Assignment:
Starting at the line that holds "Using the standard", set down each line through the end of the listing, exactly as written and with nothing added.
Start of Material for the task
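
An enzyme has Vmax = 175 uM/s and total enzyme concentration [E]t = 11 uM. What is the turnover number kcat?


kcat = Vmax / [E]t
kcat = 175 / 11
kcat = 15.9091 s^-1

15.9091 s^-1


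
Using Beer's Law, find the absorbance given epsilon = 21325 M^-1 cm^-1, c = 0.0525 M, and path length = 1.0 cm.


A = epsilon * c * l
A = 21325 * 0.0525 * 1.0
A = 1119.5625

1119.5625


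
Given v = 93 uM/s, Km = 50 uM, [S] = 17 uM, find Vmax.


Vmax = v * (Km + [S]) / [S]
Vmax = 93 * (50 + 17) / 17
Vmax = 366.5294 uM/s

366.5294 uM/s


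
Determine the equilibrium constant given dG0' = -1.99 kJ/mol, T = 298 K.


Keq = exp(-dG0 * 1000 / (R * T))
Keq = exp(-(-1.99) * 1000 / (8.314 * 298))
Keq = 2.2327

2.2327


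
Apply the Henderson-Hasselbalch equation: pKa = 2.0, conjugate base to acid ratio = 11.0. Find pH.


pH = pKa + log10([A-]/[HA])
pH = 2.0 + log10(11.0)
pH = 3.0414

3.0414


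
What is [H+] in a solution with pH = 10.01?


[H+] = 10^(-pH)
[H+] = 10^(-10.01)
[H+] = 9.772e-11 M

9.772e-11 M


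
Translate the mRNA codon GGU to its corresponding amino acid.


Standard genetic code lookup.
Codon GGU -> Gly

Gly


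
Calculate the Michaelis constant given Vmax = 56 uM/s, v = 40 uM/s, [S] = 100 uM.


Km = [S] * (Vmax - v) / v
Km = 100 * (56 - 40) / 40
Km = 40.0 uM

40.0 uM


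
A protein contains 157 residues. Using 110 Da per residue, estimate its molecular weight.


MW = n_residues * 110 Da
MW = 157 * 110
MW = 17270 Da

17270 Da


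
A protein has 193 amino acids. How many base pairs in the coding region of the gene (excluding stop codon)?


Each amino acid = 1 codon = 3 bp
bp = 193 * 3 = 579 bp

579 bp


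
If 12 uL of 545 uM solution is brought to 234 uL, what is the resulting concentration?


C2 = C1 * V1 / V2
C2 = 545 * 12 / 234
C2 = 27.9487 uM

27.9487 uM


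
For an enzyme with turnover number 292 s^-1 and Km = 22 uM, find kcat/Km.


Catalytic efficiency = kcat / Km
= 292 / 22
= 13.2727 uM^-1*s^-1

13.2727 uM^-1*s^-1


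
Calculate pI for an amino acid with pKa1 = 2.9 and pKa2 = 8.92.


pI = (pKa1 + pKa2) / 2
pI = (2.9 + 8.92) / 2
pI = 5.91

5.91


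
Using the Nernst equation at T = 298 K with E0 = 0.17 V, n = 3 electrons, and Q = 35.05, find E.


E = E0 - (RT/nF) * ln(Q)
E = 0.17 - (8.314 * 298 / (3 * 96485)) * ln(35.05)
E = 0.1396 V

0.1396 V


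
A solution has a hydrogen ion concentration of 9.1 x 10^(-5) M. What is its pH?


pH = -log10([H+])
pH = -log10(9.1 x 10^(-5))
pH = 4.041

4.041


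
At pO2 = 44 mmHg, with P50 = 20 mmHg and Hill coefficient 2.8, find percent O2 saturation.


Y = pO2^n / (P50^n + pO2^n)
Y = 44^2.8 / (20^2.8 + 44^2.8)
Y = 90.09%

90.09%


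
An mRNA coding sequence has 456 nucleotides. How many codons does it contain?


codons = nucleotides / 3
codons = 456 / 3 = 152

152


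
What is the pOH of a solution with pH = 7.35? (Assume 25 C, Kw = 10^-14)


pOH = 14 - pH
pOH = 14 - 7.35
pOH = 6.65

6.65


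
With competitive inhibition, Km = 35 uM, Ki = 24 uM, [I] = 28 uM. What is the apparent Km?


Km_app = Km * (1 + [I]/Ki)
Km_app = 35 * (1 + 28/24)
Km_app = 75.8333 uM

75.8333 uM


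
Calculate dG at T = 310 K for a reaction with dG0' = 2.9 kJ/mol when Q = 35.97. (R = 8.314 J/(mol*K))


dG = dG0' + RT * ln(Q) / 1000
dG = 2.9 + 8.314 * 310 * ln(35.97) / 1000
dG = 12.1338 kJ/mol

12.1338 kJ/mol


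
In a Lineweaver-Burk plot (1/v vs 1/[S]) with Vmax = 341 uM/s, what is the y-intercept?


y-intercept = 1/Vmax
= 1/341
= 0.0029 s/uM

0.0029 s/uM


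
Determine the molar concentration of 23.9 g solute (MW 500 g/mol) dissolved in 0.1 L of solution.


C = (mass / MW) / volume
C = (23.9 / 500) / 0.1
C = 0.478 M

0.478 M


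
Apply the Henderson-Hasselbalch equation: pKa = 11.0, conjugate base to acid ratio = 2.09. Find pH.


pH = pKa + log10([A-]/[HA])
pH = 11.0 + log10(2.09)
pH = 11.3201

11.3201


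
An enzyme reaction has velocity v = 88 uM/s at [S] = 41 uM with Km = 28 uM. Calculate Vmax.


Vmax = v * (Km + [S]) / [S]
Vmax = 88 * (28 + 41) / 41
Vmax = 148.0976 uM/s

148.0976 uM/s


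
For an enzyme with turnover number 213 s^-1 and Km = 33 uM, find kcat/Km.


Catalytic efficiency = kcat / Km
= 213 / 33
= 6.4545 uM^-1*s^-1

6.4545 uM^-1*s^-1


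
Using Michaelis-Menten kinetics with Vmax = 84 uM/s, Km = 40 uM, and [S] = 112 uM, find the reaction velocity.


v = Vmax * [S] / (Km + [S])
v = 84 * 112 / (40 + 112)
v = 61.8947 uM/s

61.8947 uM/s


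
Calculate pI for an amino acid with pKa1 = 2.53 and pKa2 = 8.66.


pI = (pKa1 + pKa2) / 2
pI = (2.53 + 8.66) / 2
pI = 5.595

5.595


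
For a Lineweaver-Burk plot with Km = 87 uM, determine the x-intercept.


x-intercept = -1/Km
= -1/87
= -0.0115 1/uM

-0.0115 1/uM


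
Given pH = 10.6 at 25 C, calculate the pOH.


pOH = 14 - pH
pOH = 14 - 10.6
pOH = 3.4

3.4


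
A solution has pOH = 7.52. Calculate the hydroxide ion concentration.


[OH-] = 10^(-pOH)
[OH-] = 10^(-7.52)
[OH-] = 3.020e-08 M

3.020e-08 M


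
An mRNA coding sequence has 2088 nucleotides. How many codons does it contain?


codons = nucleotides / 3
codons = 2088 / 3 = 696

696


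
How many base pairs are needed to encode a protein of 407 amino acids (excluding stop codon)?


Each amino acid = 1 codon = 3 bp
bp = 407 * 3 = 1221 bp

1221 bp


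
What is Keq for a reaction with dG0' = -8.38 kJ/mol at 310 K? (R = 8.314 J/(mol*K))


Keq = exp(-dG0 * 1000 / (R * T))
Keq = exp(-(-8.38) * 1000 / (8.314 * 310))
Keq = 25.8268

25.8268


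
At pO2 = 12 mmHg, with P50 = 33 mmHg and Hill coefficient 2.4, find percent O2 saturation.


Y = pO2^n / (P50^n + pO2^n)
Y = 12^2.4 / (33^2.4 + 12^2.4)
Y = 8.11%

8.11%


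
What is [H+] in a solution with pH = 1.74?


[H+] = 10^(-pH)
[H+] = 10^(-1.74)
[H+] = 0.0182 M

0.0182 M


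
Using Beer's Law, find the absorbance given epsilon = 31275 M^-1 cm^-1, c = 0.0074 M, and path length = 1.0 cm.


A = epsilon * c * l
A = 31275 * 0.0074 * 1.0
A = 231.435

231.435


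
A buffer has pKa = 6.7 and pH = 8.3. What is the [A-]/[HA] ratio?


[A-]/[HA] = 10^(pH - pKa)
= 10^(8.3 - 6.7)
= 39.8107

39.8107


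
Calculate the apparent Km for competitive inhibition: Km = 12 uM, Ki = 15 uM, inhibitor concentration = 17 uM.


Km_app = Km * (1 + [I]/Ki)
Km_app = 12 * (1 + 17/15)
Km_app = 25.6 uM

25.6 uM


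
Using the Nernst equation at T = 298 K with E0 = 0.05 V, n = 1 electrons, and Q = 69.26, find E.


E = E0 - (RT/nF) * ln(Q)
E = 0.05 - (8.314 * 298 / (1 * 96485)) * ln(69.26)
E = -0.0588 V

-0.0588 V


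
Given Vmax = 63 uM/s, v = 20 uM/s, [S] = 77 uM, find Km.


Km = [S] * (Vmax - v) / v
Km = 77 * (63 - 20) / 20
Km = 165.55 uM

165.55 uM


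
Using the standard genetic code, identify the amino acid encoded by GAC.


Standard genetic code lookup.
Codon GAC -> Asp

Asp


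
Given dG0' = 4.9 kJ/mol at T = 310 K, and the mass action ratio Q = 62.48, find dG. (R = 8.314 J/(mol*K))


dG = dG0' + RT * ln(Q) / 1000
dG = 4.9 + 8.314 * 310 * ln(62.48) / 1000
dG = 15.5569 kJ/mol

15.5569 kJ/mol


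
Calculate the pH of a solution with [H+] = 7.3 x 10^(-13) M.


pH = -log10([H+])
pH = -log10(7.3 x 10^(-13))
pH = 12.1367

12.1367


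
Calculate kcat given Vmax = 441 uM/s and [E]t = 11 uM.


kcat = Vmax / [E]t
kcat = 441 / 11
kcat = 40.0909 s^-1

40.0909 s^-1


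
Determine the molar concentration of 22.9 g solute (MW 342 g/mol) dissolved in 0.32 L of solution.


C = (mass / MW) / volume
C = (22.9 / 342) / 0.32
C = 0.2092 M

0.2092 M


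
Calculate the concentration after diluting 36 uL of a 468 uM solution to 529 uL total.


C2 = C1 * V1 / V2
C2 = 468 * 36 / 529
C2 = 31.8488 uM

31.8488 uM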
End of Material for the task
Result of the exercise:
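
Using the standard genetic code, identify the amino acid encoded by GAC.


Standard genetic code lookup.
Codon GAC -> Asp

Asp


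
Given dG0' = 4.9 kJ/mol at T = 310 K, and the mass action ratio Q = 62.48, find dG. (R = 8.314 J/(mol*K))


dG = dG0' + RT * ln(Q) / 1000
dG = 4.9 + 8.314 * 310 * ln(62.48) / 1000
dG = 15.5569 kJ/mol

15.5569 kJ/mol


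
Calculate the pH of a solution with [H+] = 7.3 x 10^(-13) M.


pH = -log10([H+])
pH = -log10(7.3 x 10^(-13))
pH = 12.1367

12.1367


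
Calculate kcat given Vmax = 441 uM/s and [E]t = 11 uM.


kcat = Vmax / [E]t
kcat = 441 / 11
kcat = 40.0909 s^-1

40.0909 s^-1


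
Determine the molar concentration of 22.9 g solute (MW 342 g/mol) dissolved in 0.32 L of solution.


C = (mass / MW) / volume
C = (22.9 / 342) / 0.32
C = 0.2092 M

0.2092 M


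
Calculate the concentration after diluting 36 uL of a 468 uM solution to 529 uL total.


C2 = C1 * V1 / V2
C2 = 468 * 36 / 529
C2 = 31.8488 uM

31.8488 uM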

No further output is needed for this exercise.